• [Work to be completed]:
Top to bottom, every record is to be copied word for word.

(Records from a collection)
· · ·
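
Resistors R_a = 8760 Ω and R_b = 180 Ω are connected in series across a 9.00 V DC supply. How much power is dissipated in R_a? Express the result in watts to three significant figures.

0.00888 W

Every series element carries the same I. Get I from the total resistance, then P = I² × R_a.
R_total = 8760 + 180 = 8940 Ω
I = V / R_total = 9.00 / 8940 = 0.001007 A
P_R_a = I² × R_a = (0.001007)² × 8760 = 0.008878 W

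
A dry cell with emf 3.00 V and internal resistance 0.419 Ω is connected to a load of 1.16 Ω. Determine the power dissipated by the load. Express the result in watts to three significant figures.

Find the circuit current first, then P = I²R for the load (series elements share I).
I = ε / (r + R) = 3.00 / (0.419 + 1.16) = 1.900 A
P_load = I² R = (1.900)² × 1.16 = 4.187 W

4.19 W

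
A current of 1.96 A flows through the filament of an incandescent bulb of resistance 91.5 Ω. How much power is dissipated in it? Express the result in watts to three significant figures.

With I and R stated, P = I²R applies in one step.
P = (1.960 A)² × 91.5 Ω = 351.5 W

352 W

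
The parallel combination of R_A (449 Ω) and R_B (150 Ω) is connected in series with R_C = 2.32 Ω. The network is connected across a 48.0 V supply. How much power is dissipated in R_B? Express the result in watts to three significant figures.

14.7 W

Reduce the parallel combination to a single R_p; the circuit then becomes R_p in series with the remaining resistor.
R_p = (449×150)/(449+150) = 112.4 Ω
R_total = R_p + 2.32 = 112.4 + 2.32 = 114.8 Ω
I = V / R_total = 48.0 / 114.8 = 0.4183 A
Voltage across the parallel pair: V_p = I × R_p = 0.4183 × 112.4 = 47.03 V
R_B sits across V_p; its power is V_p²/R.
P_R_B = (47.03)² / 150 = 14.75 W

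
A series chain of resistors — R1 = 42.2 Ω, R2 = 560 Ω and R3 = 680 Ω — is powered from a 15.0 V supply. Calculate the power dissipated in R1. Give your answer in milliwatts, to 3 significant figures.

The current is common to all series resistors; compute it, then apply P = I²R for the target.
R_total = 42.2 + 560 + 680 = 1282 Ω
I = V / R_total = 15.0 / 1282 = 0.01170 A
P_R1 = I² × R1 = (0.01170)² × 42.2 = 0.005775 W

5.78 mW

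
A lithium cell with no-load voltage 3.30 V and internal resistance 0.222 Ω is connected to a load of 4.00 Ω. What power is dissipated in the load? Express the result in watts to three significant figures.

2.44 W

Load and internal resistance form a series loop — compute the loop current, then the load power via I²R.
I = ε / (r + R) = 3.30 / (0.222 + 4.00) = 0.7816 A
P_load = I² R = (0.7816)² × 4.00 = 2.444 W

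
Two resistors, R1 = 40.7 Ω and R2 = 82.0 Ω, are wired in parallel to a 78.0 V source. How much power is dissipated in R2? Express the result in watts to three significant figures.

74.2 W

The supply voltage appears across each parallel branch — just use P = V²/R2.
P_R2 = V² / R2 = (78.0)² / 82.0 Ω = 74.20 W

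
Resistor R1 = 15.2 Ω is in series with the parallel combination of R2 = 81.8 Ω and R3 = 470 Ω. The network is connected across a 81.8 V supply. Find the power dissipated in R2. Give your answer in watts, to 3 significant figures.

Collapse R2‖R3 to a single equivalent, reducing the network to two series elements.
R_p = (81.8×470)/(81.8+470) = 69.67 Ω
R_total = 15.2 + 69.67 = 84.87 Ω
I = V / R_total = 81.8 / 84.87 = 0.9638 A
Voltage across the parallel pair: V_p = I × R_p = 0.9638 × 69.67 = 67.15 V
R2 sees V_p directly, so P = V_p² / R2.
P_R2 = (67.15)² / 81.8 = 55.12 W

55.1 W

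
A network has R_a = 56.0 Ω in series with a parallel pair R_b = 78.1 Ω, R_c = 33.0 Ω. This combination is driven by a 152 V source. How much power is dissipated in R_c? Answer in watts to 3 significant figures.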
· · ·
• [Written solution]:
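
Resistors R_a = 8760 Ω and R_b = 180 Ω are connected in series across a 9.00 V DC supply. How much power is dissipated in R_a? Express the result in watts to three significant figures.

0.00888 W

Every series element carries the same I. Get I from the total resistance, then P = I² × R_a.
R_total = 8760 + 180 = 8940 Ω
I = V / R_total = 9.00 / 8940 = 0.001007 A
P_R_a = I² × R_a = (0.001007)² × 8760 = 0.008878 W

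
A dry cell with emf 3.00 V and internal resistance 0.419 Ω is connected to a load of 1.16 Ω. Determine the power dissipated by the load. Express the result in watts to three significant figures.

Find the circuit current first, then P = I²R for the load (series elements share I).
I = ε / (r + R) = 3.00 / (0.419 + 1.16) = 1.900 A
P_load = I² R = (1.900)² × 1.16 = 4.187 W

4.19 W

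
A current of 1.96 A flows through the filament of an incandescent bulb of resistance 91.5 Ω. How much power is dissipated in it? Express the result in watts to three significant figures.

With I and R stated, P = I²R applies in one step.
P = (1.960 A)² × 91.5 Ω = 351.5 W

352 W

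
The parallel combination of R_A (449 Ω) and R_B (150 Ω) is connected in series with R_C = 2.32 Ω. The network is connected across a 48.0 V supply. How much power is dissipated in R_B? Express the result in watts to three significant figures.

14.7 W

Reduce the parallel combination to a single R_p; the circuit then becomes R_p in series with the remaining resistor.
R_p = (449×150)/(449+150) = 112.4 Ω
R_total = R_p + 2.32 = 112.4 + 2.32 = 114.8 Ω
I = V / R_total = 48.0 / 114.8 = 0.4183 A
Voltage across the parallel pair: V_p = I × R_p = 0.4183 × 112.4 = 47.03 V
R_B sits across V_p; its power is V_p²/R.
P_R_B = (47.03)² / 150 = 14.75 W

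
A series chain of resistors — R1 = 42.2 Ω, R2 = 560 Ω and R3 = 680 Ω — is powered from a 15.0 V supply. Calculate the power dissipated in R1. Give your answer in milliwatts, to 3 significant figures.

The current is common to all series resistors; compute it, then apply P = I²R for the target.
R_total = 42.2 + 560 + 680 = 1282 Ω
I = V / R_total = 15.0 / 1282 = 0.01170 A
P_R1 = I² × R1 = (0.01170)² × 42.2 = 0.005775 W

5.78 mW

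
A lithium cell with no-load voltage 3.30 V and internal resistance 0.222 Ω is connected to a load of 4.00 Ω. What power is dissipated in the load? Express the result in watts to three significant figures.

2.44 W

Load and internal resistance form a series loop — compute the loop current, then the load power via I²R.
I = ε / (r + R) = 3.30 / (0.222 + 4.00) = 0.7816 A
P_load = I² R = (0.7816)² × 4.00 = 2.444 W

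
Two resistors, R1 = 40.7 Ω and R2 = 82.0 Ω, are wired in parallel to a 78.0 V source. How much power is dissipated in R2? Express the result in watts to three significant figures.

74.2 W

The supply voltage appears across each parallel branch — just use P = V²/R2.
P_R2 = V² / R2 = (78.0)² / 82.0 Ω = 74.20 W

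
Resistor R1 = 15.2 Ω is in series with the parallel combination of R2 = 81.8 Ω and R3 = 470 Ω. The network is connected across a 81.8 V supply. Find the power dissipated in R2. Give your answer in watts, to 3 significant figures.

Collapse R2‖R3 to a single equivalent, reducing the network to two series elements.
R_p = (81.8×470)/(81.8+470) = 69.67 Ω
R_total = 15.2 + 69.67 = 84.87 Ω
I = V / R_total = 81.8 / 84.87 = 0.9638 A
Voltage across the parallel pair: V_p = I × R_p = 0.9638 × 69.67 = 67.15 V
R2 sees V_p directly, so P = V_p² / R2.
P_R2 = (67.15)² / 81.8 = 55.12 W

55.1 W

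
A network has R_a = 56.0 Ω in series with a parallel pair R_b = 78.1 Ω, R_c = 33.0 Ω. This combination is driven by a 152 V source. How much power is dissipated in R_c? Answer in watts to 3 significant figures.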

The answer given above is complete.